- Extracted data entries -

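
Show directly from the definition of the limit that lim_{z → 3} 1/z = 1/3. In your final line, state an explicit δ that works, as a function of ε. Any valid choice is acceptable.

δ = min(3/2, (9/2)ε)

Let ε > 0. We seek δ > 0 such that 0 < |z − 3| < δ implies |1/z − (1/3)| < ε.
|1/z − (1/3)| = |3 − z|/(3·|z|) = |z − 3|/(3|z|).
Require δ ≤ 3/2 so that |z| > 3 − 3/2 = 3/2, hence 3|z| > 9/2.
Then |1/z − (1/3)| < |z − 3|/(9/2), which is < ε when |z − 3| < (9/2)ε.
Take δ = min(3/2, (9/2)ε). Then 0 < |z − 3| < δ gives both |z − 3| < 3/2 and |z − 3| < (9/2)ε, so |1/z − (1/3)| < ε.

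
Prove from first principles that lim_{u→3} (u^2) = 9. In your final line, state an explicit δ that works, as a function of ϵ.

δ = min(1, ϵ/7)

Let ϵ > 0. We seek δ > 0 with 0 < |u − 3| < δ ⇒ |u^2 − 9| < ϵ.
Factor: u^2 − 9 = (u − 3)(u + 3), so |u^2 − 9| = |u − 3|·|u + 3|.
Impose δ ≤ 1 so that |u| < 4; then |u + 3| ≤ 7.
Hence |u^2 − 9| ≤ 7|u − 3|, which is < ϵ once |u − 3| < ϵ/7.
Take δ = min(1, ϵ/7). If 0 < |u − 3| < δ then both bounds hold and |u^2 − 9| ≤ 7|u − 3| < 7·(ϵ/7) = ϵ.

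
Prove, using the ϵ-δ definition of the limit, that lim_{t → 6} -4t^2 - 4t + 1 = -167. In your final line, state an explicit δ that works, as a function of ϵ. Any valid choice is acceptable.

δ = min(1, ϵ/56)

Let ϵ > 0. We want δ > 0 such that 0 < |t − 6| < δ implies |(-4t^2 - 4t + 1) + 167| < ϵ.
(-4t^2 - 4t + 1) + 167 = -4t^2 - 4t + 168 = (t − 6)(-4t - 28).
So |(-4t^2 - 4t + 1) + 167| = |t − 6|·|-4t - 28|.
Assume first that |t − 6| < 1, so |t| < 7. Then |-4t - 28| ≤ 4·7 + 28 = 56.
Hence |(-4t^2 - 4t + 1) + 167| ≤ 56|t − 6| < ϵ provided |t − 6| < ϵ/56.
Take δ = min(1, ϵ/56). Then 0 < |t − 6| < δ gives both |t − 6| < 1 and |t − 6| < ϵ/56, so |(-4t^2 - 4t + 1) + 167| < ϵ.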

- WHAT YOU WILL DO -
Repeat the data in full. Nothing may be dropped or altered.

- RESPONSE -
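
Show directly from the definition of the limit that lim_{z → 3} 1/z = 1/3. In your final line, state an explicit δ that works, as a function of ε. Any valid choice is acceptable.

δ = min(3/2, (9/2)ε)

Let ε > 0. We seek δ > 0 such that 0 < |z − 3| < δ implies |1/z − (1/3)| < ε.
|1/z − (1/3)| = |3 − z|/(3·|z|) = |z − 3|/(3|z|).
Require δ ≤ 3/2 so that |z| > 3 − 3/2 = 3/2, hence 3|z| > 9/2.
Then |1/z − (1/3)| < |z − 3|/(9/2), which is < ε when |z − 3| < (9/2)ε.
Take δ = min(3/2, (9/2)ε). Then 0 < |z − 3| < δ gives both |z − 3| < 3/2 and |z − 3| < (9/2)ε, so |1/z − (1/3)| < ε.

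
Prove from first principles that lim_{u→3} (u^2) = 9. In your final line, state an explicit δ that works, as a function of ϵ.

δ = min(1, ϵ/7)

Let ϵ > 0. We seek δ > 0 with 0 < |u − 3| < δ ⇒ |u^2 − 9| < ϵ.
Factor: u^2 − 9 = (u − 3)(u + 3), so |u^2 − 9| = |u − 3|·|u + 3|.
Impose δ ≤ 1 so that |u| < 4; then |u + 3| ≤ 7.
Hence |u^2 − 9| ≤ 7|u − 3|, which is < ϵ once |u − 3| < ϵ/7.
Take δ = min(1, ϵ/7). If 0 < |u − 3| < δ then both bounds hold and |u^2 − 9| ≤ 7|u − 3| < 7·(ϵ/7) = ϵ.

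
Prove, using the ϵ-δ definition of the limit, that lim_{t → 6} -4t^2 - 4t + 1 = -167. In your final line, state an explicit δ that works, as a function of ϵ. Any valid choice is acceptable.

δ = min(1, ϵ/56)

Let ϵ > 0. We want δ > 0 such that 0 < |t − 6| < δ implies |(-4t^2 - 4t + 1) + 167| < ϵ.
(-4t^2 - 4t + 1) + 167 = -4t^2 - 4t + 168 = (t − 6)(-4t - 28).
So |(-4t^2 - 4t + 1) + 167| = |t − 6|·|-4t - 28|.
Assume first that |t − 6| < 1, so |t| < 7. Then |-4t - 28| ≤ 4·7 + 28 = 56.
Hence |(-4t^2 - 4t + 1) + 167| ≤ 56|t − 6| < ϵ provided |t − 6| < ϵ/56.
Take δ = min(1, ϵ/56). Then 0 < |t − 6| < δ gives both |t − 6| < 1 and |t − 6| < ϵ/56, so |(-4t^2 - 4t + 1) + 167| < ϵ.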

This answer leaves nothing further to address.